Saved entries
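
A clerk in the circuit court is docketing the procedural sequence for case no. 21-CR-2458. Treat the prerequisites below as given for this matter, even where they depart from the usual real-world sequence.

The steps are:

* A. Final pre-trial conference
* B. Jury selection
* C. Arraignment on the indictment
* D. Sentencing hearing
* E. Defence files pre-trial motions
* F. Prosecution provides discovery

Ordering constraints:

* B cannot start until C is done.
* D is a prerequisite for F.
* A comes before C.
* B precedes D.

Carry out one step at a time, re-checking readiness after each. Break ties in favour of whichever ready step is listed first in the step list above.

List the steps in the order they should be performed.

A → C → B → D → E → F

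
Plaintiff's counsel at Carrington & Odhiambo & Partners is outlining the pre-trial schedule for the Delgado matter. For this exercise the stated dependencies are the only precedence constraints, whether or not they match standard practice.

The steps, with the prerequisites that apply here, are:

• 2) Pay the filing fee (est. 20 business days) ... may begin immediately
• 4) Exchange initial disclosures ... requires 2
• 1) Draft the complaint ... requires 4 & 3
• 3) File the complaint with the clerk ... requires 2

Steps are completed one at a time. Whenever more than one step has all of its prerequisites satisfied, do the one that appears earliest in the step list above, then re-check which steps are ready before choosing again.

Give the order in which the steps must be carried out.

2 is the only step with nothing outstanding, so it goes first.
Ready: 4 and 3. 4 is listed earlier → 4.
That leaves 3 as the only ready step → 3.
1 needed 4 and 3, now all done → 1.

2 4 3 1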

* * *

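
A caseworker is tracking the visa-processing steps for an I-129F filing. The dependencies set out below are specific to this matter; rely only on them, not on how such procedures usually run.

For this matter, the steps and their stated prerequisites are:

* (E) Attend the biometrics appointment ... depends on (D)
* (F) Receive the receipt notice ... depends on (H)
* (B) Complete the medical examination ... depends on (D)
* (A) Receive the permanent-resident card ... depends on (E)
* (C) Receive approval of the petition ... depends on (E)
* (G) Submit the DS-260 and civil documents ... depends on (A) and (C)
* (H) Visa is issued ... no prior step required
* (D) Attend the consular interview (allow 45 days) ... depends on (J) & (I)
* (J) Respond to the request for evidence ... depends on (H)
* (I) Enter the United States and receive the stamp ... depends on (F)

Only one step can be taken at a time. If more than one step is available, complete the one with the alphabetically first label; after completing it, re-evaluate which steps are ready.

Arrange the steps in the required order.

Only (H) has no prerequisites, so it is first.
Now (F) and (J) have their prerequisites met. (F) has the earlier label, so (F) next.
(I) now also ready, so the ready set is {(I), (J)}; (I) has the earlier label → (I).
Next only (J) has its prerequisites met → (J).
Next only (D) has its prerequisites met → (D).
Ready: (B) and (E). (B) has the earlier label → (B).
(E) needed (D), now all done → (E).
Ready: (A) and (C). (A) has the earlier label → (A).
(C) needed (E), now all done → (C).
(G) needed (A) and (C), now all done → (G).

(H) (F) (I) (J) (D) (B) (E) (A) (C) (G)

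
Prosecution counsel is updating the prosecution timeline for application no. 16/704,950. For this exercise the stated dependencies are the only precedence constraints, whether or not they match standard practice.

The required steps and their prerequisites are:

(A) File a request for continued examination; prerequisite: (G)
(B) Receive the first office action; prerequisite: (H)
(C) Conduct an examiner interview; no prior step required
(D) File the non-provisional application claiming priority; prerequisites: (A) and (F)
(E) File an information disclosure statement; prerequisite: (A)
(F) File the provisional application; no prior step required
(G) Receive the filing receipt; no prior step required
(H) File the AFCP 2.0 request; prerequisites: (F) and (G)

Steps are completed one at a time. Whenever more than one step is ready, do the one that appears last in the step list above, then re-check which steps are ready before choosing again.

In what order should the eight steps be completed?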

**To do:** State the count of lines in the data holding the word "standard", adding nothing to it.

**Response to the task:** 2